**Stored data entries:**
▶

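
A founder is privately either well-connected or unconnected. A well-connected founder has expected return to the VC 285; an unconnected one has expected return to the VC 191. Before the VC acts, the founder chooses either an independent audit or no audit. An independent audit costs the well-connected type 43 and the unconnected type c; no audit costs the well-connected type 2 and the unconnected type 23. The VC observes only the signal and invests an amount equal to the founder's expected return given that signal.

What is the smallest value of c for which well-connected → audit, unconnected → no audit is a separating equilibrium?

Under separation: audit → well-connected (pays 285); no audit → unconnected (pays 191).
Well-connected: 285 − 43 = 242 ≥ 191 − 2 = 189. Holds regardless of c. ✓
Unconnected: 191 − 23 ≥ 285 − c, so c ≥ 285 − 168 = 117.

117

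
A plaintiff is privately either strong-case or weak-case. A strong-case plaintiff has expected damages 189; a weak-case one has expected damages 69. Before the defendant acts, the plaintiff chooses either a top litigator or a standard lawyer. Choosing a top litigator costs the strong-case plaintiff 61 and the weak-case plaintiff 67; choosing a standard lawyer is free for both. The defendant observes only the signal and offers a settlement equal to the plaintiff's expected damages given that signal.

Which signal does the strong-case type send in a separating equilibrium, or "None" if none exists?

Try strong-case → top litigator, weak-case → standard lawyer:
  Under separation the defendant infers type exactly: top litigator → strong-case (pays 189), standard lawyer → weak-case (pays 69).
  Strong-case: top litigator gives 189 − 61 = 128; standard lawyer gives 69 − 0 = 69. No deviation. ✓
  Weak-case: standard lawyer gives 69 − 0 = 69; top litigator gives 189 − 67 = 122. Would deviate. ✗
Try strong-case → standard lawyer, weak-case → top litigator:
  Under separation the defendant infers type exactly: standard lawyer → strong-case (pays 189), top litigator → weak-case (pays 69).
  Strong-case: standard lawyer gives 189 − 0 = 189; top litigator gives 69 − 61 = 8. No deviation. ✓
  Weak-case: top litigator gives 69 − 67 = 2; standard lawyer gives 189 − 0 = 189. Would deviate. ✗
Neither assignment is incentive-compatible.

None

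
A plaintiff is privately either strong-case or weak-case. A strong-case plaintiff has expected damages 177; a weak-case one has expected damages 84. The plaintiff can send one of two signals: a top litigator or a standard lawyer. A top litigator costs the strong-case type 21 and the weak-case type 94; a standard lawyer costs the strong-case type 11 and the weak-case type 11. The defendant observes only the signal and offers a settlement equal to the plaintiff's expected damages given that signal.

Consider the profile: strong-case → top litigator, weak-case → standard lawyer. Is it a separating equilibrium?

No

Under separation the defendant infers type exactly: top litigator → strong-case (pays 177), standard lawyer → weak-case (pays 84).
Strong-case: top litigator gives 177 − 21 = 156; standard lawyer gives 84 − 11 = 73. No deviation. ✓
Weak-case: standard lawyer gives 84 − 11 = 73; top litigator gives 177 − 94 = 83. Would deviate. ✗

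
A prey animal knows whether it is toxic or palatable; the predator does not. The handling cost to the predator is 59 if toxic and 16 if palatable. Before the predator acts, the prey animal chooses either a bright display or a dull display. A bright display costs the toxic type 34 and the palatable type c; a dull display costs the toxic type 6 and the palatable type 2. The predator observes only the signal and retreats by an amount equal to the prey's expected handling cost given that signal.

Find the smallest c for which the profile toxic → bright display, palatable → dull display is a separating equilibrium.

45

Under separation: bright display → toxic (pays 59); dull display → palatable (pays 16).
Toxic: 59 − 34 = 25 ≥ 16 − 6 = 10. Holds regardless of c. ✓
Palatable: 16 − 2 ≥ 59 − c, so c ≥ 59 − 14 = 45.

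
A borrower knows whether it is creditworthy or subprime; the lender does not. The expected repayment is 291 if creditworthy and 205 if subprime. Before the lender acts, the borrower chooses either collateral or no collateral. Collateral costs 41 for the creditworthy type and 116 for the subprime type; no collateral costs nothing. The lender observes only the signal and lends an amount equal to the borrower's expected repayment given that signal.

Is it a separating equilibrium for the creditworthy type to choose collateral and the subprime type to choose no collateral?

If types separate, collateral earns payment 291 and no collateral earns 205.
Creditworthy: collateral gives 291 − 41 = 250; no collateral gives 205 − 0 = 205. No deviation. ✓
Subprime: no collateral gives 205 − 0 = 205; collateral gives 291 − 116 = 175. No deviation. ✓
Neither type gains from mimicking the other.

Yes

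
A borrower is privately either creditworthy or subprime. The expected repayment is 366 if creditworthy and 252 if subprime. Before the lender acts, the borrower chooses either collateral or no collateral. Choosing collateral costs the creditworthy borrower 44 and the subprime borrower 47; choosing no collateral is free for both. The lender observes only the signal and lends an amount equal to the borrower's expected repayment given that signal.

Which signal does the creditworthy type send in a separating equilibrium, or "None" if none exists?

None

Try creditworthy → collateral, subprime → no collateral:
  Under separation the lender infers type exactly: collateral → creditworthy (pays 366), no collateral → subprime (pays 252).
  Creditworthy: collateral gives 366 − 44 = 322; no collateral gives 252 − 0 = 252. No deviation. ✓
  Subprime: no collateral gives 252 − 0 = 252; collateral gives 366 − 47 = 319. Would deviate. ✗
Try creditworthy → no collateral, subprime → collateral:
  Under separation the lender infers type exactly: no collateral → creditworthy (pays 366), collateral → subprime (pays 252).
  Creditworthy: no collateral gives 366 − 0 = 366; collateral gives 252 − 44 = 208. No deviation. ✓
  Subprime: collateral gives 252 − 47 = 205; no collateral gives 366 − 0 = 366. Would deviate. ✗
Neither assignment is incentive-compatible.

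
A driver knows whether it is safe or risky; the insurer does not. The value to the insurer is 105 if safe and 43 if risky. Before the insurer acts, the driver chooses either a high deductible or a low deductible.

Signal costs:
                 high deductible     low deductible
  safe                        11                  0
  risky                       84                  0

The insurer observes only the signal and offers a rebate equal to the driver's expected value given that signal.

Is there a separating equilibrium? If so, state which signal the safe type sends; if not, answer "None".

Try safe → high deductible, risky → low deductible:
  If types separate, high deductible earns payment 105 and low deductible earns 43.
  Safe: high deductible gives 105 − 11 = 94; low deductible gives 43 − 0 = 43. No deviation. ✓
  Risky: low deductible gives 43 − 0 = 43; high deductible gives 105 − 84 = 21. No deviation. ✓
Both hold — the safe type sends high deductible.

high deductible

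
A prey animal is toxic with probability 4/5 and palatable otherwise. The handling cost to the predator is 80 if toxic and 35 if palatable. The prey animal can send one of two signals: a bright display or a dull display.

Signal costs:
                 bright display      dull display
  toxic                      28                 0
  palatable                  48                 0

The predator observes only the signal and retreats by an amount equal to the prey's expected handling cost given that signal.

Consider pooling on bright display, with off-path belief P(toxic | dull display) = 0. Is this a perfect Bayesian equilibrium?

On the equilibrium path (bright display) the predator holds the prior 4/5 and pays 4/5·80 + 1/5·35 = 71. Off-path (dull display) belief 0 gives 0·80 + 1·35 = 35.
Toxic: bright display gives 71 − 28 = 43; dull display gives 35 − 0 = 35. Stays. ✓
Palatable: bright display gives 71 − 48 = 23; dull display gives 35 − 0 = 35. Deviates. ✗

No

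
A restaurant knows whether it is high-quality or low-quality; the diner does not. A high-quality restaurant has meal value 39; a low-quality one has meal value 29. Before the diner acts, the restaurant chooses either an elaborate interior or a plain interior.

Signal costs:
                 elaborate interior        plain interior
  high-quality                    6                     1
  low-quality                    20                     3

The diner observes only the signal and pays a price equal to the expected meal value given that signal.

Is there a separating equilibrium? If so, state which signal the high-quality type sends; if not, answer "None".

Try high-quality → elaborate interior, low-quality → plain interior:
  If types separate, elaborate interior earns payment 39 and plain interior earns 29.
  High-quality: elaborate interior gives 39 − 6 = 33; plain interior gives 29 − 1 = 28. No deviation. ✓
  Low-quality: plain interior gives 29 − 3 = 26; elaborate interior gives 39 − 20 = 19. No deviation. ✓
Both hold — the high-quality type sends elaborate interior.

elaborate interior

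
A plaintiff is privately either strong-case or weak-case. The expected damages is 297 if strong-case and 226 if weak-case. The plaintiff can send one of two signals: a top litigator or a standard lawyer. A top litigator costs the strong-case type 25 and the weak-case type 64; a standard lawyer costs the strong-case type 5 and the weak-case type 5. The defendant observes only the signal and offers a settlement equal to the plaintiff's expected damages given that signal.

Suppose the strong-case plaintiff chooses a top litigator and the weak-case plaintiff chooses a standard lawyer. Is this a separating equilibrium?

If types separate, top litigator earns payment 297 and standard lawyer earns 226.
Strong-case: top litigator gives 297 − 25 = 272; standard lawyer gives 226 − 5 = 221. No deviation. ✓
Weak-case: standard lawyer gives 226 − 5 = 221; top litigator gives 297 − 64 = 233. Would deviate. ✗

No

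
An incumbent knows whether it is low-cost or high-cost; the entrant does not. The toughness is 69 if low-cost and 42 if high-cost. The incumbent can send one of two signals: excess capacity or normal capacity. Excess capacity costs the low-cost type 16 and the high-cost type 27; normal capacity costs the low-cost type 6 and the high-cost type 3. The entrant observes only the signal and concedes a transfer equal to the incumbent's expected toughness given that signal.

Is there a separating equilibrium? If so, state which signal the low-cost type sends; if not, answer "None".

None

Try low-cost → excess capacity, high-cost → normal capacity:
  If types separate, excess capacity earns payment 69 and normal capacity earns 42.
  Low-cost: excess capacity gives 69 − 16 = 53; normal capacity gives 42 − 6 = 36. No deviation. ✓
  High-cost: normal capacity gives 42 − 3 = 39; excess capacity gives 69 − 27 = 42. Would deviate. ✗
Try low-cost → normal capacity, high-cost → excess capacity:
  If types separate, normal capacity earns payment 69 and excess capacity earns 42.
  Low-cost: normal capacity gives 69 − 6 = 63; excess capacity gives 42 − 16 = 26. No deviation. ✓
  High-cost: excess capacity gives 42 − 27 = 15; normal capacity gives 69 − 3 = 66. Would deviate. ✗
Neither assignment is incentive-compatible.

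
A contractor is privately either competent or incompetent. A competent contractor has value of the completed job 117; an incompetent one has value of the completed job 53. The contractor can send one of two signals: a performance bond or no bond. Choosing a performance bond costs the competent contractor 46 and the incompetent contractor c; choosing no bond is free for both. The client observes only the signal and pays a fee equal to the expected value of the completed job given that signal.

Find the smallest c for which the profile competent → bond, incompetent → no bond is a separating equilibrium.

64

Under separation: bond → competent (pays 117); no bond → incompetent (pays 53).
Competent: 117 − 46 = 71 ≥ 53 − 0 = 53. Holds regardless of c. ✓
Incompetent: 53 − 0 ≥ 117 − c, so c ≥ 117 − 53 = 64.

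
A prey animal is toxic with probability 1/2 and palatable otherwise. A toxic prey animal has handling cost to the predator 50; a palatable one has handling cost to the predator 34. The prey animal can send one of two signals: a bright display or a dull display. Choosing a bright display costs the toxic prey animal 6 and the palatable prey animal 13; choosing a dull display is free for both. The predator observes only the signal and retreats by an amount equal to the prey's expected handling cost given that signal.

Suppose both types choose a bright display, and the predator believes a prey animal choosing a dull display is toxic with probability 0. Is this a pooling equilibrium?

At the pooled signal (bright display) the predator holds the prior 1/2 and pays 1/2·50 + 1/2·34 = 42. Off-path (dull display) belief 0 gives 0·50 + 1·34 = 34.
Toxic: bright display gives 42 − 6 = 36; dull display gives 34 − 0 = 34. Stays. ✓
Palatable: bright display gives 42 − 13 = 29; dull display gives 34 − 0 = 34. Deviates. ✗

No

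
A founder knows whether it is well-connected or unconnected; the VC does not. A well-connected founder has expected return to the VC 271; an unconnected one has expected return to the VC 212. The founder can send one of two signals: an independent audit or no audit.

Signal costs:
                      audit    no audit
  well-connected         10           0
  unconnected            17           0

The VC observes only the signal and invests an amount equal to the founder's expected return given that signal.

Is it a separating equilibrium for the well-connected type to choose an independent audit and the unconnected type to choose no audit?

If types separate, audit earns payment 271 and no audit earns 212.
Well-connected: audit gives 271 − 10 = 261; no audit gives 212 − 0 = 212. No deviation. ✓
Unconnected: no audit gives 212 − 0 = 212; audit gives 271 − 17 = 254. Would deviate. ✗

No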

◀

**TASK DETAILS:**
Your task is to copy every line of the entries that contains the string "settlement".

**ANSWER TO THE PROBLEM:**
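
A plaintiff is privately either strong-case or weak-case. A strong-case plaintiff has expected damages 189; a weak-case one has expected damages 69. Before the defendant acts, the plaintiff chooses either a top litigator or a standard lawyer. Choosing a top litigator costs the strong-case plaintiff 61 and the weak-case plaintiff 67; choosing a standard lawyer is free for both. The defendant observes only the signal and offers a settlement equal to the plaintiff's expected damages given that signal.
A plaintiff is privately either strong-case or weak-case. A strong-case plaintiff has expected damages 177; a weak-case one has expected damages 84. The plaintiff can send one of two signals: a top litigator or a standard lawyer. A top litigator costs the strong-case type 21 and the weak-case type 94; a standard lawyer costs the strong-case type 11 and the weak-case type 11. The defendant observes only the signal and offers a settlement equal to the plaintiff's expected damages given that signal.
A plaintiff is privately either strong-case or weak-case. The expected damages is 297 if strong-case and 226 if weak-case. The plaintiff can send one of two signals: a top litigator or a standard lawyer. A top litigator costs the strong-case type 25 and the weak-case type 64; a standard lawyer costs the strong-case type 5 and the weak-case type 5. The defendant observes only the signal and offers a settlement equal to the plaintiff's expected damages given that signal.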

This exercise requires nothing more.